Reproduce the records exactly through the line with "[1250, -27, 20], …".
*** Data under study ***
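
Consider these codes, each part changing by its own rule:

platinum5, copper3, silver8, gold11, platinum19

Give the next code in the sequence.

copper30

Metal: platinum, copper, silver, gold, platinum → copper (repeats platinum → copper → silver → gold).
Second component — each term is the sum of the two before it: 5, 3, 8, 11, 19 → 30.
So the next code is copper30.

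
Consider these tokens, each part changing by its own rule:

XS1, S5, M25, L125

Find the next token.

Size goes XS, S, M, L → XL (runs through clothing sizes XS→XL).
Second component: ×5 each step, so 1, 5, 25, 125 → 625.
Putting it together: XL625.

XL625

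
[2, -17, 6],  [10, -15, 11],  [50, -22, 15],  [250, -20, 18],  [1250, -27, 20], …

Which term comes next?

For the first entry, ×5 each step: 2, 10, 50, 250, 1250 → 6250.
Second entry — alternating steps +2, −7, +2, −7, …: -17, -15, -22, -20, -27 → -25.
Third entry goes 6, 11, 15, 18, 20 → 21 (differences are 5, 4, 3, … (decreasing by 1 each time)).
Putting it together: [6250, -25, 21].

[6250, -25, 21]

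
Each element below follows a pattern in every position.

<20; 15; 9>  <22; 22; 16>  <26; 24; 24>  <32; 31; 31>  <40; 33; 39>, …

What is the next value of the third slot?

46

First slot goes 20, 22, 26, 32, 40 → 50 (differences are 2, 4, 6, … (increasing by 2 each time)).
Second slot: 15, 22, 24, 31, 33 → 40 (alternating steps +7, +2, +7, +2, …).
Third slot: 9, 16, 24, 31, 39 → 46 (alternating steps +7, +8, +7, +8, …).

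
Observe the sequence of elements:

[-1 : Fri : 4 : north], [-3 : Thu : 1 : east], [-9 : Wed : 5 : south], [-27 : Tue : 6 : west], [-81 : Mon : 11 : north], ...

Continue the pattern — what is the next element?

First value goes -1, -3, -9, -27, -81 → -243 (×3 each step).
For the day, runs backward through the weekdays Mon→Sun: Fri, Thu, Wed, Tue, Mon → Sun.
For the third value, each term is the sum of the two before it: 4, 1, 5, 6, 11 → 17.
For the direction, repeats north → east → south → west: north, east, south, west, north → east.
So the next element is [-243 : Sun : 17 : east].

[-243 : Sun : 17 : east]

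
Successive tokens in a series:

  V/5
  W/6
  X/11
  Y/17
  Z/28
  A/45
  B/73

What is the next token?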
*** End of Data under study ***
→ **Written response**
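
Consider these codes, each part changing by its own rule:

platinum5, copper3, silver8, gold11, platinum19

Give the next code in the sequence.

copper30

Metal: platinum, copper, silver, gold, platinum → copper (repeats platinum → copper → silver → gold).
Second component — each term is the sum of the two before it: 5, 3, 8, 11, 19 → 30.
So the next code is copper30.

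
Consider these tokens, each part changing by its own rule:

XS1, S5, M25, L125

Find the next token.

Size goes XS, S, M, L → XL (runs through clothing sizes XS→XL).
Second component: ×5 each step, so 1, 5, 25, 125 → 625.
Putting it together: XL625.

XL625

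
[2, -17, 6],  [10, -15, 11],  [50, -22, 15],  [250, -20, 18],  [1250, -27, 20], …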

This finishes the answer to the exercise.